The input:
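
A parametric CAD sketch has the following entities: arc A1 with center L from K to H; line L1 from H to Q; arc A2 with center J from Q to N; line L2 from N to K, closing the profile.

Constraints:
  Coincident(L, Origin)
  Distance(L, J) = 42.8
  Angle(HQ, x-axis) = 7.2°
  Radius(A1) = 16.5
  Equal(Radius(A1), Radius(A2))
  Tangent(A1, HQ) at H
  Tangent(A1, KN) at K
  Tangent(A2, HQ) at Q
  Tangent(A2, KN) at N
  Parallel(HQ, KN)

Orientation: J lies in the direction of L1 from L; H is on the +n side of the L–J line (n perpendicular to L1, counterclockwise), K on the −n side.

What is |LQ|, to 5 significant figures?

45.870

Tangency of A1 to both parallel lines with radius 16.5 puts H and K at L ± 16.5·n: H = (-2.0680, 16.370), K = (2.0680, -16.370). Equal radii place Q and N the same way about J: Q = J + 16.5·n = (40.395, 21.734), N = J − 16.5·n = (44.531, -11.006). Then |LQ| = |Q − L| = 45.870.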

Required action:
Your task is to copy every line of the entries that contains the string "Tangent".

Written response:
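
  Tangent(A1, HQ) at H
  Tangent(A1, KN) at K
  Tangent(A2, HQ) at Q
  Tangent(A2, KN) at N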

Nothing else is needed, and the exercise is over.